EXERCISE DATA START

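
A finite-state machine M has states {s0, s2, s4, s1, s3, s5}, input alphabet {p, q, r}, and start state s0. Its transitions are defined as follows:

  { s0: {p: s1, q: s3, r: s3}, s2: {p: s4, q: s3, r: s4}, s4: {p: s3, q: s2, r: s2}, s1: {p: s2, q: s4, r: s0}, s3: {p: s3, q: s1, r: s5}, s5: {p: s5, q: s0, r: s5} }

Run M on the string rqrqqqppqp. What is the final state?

Trace: s0 -r-> s3 -q-> s1 -r-> s0 -q-> s3 -q-> s1 -q-> s4 -p-> s3 -p-> s3 -q-> s1 -p-> s2

s2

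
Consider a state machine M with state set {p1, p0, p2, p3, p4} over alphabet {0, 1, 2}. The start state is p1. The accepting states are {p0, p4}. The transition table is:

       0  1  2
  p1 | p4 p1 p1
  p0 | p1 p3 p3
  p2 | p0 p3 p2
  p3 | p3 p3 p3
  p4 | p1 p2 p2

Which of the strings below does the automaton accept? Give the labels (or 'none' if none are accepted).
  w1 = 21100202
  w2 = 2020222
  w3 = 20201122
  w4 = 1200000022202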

EXERCISE DATA END

GOAL OF THE EXERCISE
All of the records above should be copied exactly.

EXERCISE OUTPUT
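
A finite-state machine M has states {s0, s2, s4, s1, s3, s5}, input alphabet {p, q, r}, and start state s0. Its transitions are defined as follows:

  { s0: {p: s1, q: s3, r: s3}, s2: {p: s4, q: s3, r: s4}, s4: {p: s3, q: s2, r: s2}, s1: {p: s2, q: s4, r: s0}, s3: {p: s3, q: s1, r: s5}, s5: {p: s5, q: s0, r: s5} }

Run M on the string rqrqqqppqp. What is the final state?

Trace: s0 -r-> s3 -q-> s1 -r-> s0 -q-> s3 -q-> s1 -q-> s4 -p-> s3 -p-> s3 -q-> s1 -p-> s2

s2

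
Consider a state machine M with state set {p1, p0, p2, p3, p4} over alphabet {0, 1, 2}. The start state is p1. The accepting states are {p0, p4}. The transition table is:

       0  1  2
  p1 | p4 p1 p1
  p0 | p1 p3 p3
  p2 | p0 p3 p2
  p3 | p3 p3 p3
  p4 | p1 p2 p2

Which of the strings below does the automaton accept? Give the labels (or 'none' if none are accepted).
  w1 = 21100202
  w2 = 2020222
  w3 = 20201122
  w4 = 1200000022202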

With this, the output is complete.